• _DATA FOR THIS EXERCISE_
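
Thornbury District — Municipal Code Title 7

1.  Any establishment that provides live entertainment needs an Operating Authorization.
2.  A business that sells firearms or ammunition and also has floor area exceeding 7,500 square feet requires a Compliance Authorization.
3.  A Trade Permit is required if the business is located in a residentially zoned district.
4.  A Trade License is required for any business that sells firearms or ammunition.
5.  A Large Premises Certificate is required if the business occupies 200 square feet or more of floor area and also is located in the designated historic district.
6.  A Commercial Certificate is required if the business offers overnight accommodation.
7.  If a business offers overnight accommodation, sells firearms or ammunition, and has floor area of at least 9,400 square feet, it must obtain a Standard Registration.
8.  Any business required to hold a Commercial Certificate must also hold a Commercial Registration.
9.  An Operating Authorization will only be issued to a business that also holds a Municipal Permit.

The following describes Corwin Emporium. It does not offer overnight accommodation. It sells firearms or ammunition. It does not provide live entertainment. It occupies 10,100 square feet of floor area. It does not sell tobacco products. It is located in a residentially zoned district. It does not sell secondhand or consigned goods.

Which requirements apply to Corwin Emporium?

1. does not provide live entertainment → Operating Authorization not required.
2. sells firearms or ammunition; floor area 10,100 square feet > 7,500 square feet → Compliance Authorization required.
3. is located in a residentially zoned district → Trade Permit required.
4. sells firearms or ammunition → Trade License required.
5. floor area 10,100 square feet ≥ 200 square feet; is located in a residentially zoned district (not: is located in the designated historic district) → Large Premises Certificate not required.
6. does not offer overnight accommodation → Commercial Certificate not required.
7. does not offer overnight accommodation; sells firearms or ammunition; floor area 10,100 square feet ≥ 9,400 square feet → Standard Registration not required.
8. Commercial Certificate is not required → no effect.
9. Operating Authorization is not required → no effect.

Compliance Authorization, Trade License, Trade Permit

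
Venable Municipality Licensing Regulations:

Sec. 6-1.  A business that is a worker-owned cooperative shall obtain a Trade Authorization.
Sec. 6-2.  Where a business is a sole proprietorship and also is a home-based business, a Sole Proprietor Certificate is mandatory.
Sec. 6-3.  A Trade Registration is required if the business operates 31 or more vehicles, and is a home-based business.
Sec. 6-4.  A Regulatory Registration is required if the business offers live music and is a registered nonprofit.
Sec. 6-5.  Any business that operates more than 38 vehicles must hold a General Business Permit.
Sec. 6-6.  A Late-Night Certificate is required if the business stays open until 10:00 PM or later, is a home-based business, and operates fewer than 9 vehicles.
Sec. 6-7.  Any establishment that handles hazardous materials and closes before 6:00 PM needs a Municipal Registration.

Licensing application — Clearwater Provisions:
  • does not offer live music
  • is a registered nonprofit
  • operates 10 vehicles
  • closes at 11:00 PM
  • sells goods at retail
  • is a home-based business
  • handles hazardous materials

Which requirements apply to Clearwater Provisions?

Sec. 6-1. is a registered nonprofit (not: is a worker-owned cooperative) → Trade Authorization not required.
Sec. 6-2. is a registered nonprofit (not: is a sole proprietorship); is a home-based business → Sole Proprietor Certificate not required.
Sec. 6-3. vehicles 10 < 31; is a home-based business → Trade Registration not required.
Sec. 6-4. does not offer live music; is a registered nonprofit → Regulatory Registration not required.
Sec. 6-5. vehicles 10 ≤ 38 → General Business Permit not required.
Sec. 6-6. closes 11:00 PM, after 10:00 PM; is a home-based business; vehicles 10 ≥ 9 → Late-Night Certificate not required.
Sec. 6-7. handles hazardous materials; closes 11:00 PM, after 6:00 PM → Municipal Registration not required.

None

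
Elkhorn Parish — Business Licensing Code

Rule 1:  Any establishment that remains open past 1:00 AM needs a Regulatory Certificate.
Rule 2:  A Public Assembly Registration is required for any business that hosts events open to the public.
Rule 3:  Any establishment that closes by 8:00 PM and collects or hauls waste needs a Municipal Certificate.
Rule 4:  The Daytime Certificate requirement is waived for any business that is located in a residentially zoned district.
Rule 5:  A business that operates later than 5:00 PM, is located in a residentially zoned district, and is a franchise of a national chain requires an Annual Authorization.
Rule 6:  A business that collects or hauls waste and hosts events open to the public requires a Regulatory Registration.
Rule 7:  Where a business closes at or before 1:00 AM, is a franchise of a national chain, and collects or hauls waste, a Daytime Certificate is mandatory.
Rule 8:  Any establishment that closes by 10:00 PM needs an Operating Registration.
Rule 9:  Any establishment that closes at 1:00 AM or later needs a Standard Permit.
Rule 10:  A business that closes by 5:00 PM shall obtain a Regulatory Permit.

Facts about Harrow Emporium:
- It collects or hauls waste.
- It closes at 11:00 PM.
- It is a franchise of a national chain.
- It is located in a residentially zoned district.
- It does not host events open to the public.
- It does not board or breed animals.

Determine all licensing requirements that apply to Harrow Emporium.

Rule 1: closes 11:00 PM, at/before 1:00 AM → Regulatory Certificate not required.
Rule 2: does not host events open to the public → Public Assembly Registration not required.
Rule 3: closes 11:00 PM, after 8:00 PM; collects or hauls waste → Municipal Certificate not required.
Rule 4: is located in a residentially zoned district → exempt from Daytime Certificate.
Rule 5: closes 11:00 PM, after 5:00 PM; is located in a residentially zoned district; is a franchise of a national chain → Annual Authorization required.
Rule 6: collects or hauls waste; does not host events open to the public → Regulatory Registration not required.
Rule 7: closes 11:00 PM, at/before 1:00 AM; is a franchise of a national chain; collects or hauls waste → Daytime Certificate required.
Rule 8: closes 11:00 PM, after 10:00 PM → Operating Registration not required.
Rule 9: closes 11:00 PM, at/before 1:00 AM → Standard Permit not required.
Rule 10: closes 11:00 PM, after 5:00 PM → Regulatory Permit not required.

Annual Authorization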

• _ASSIGNMENT_
Count every line in the data that contains the word "obtain", then give that count and nothing else.

• _THE COMPLETED TASK_
3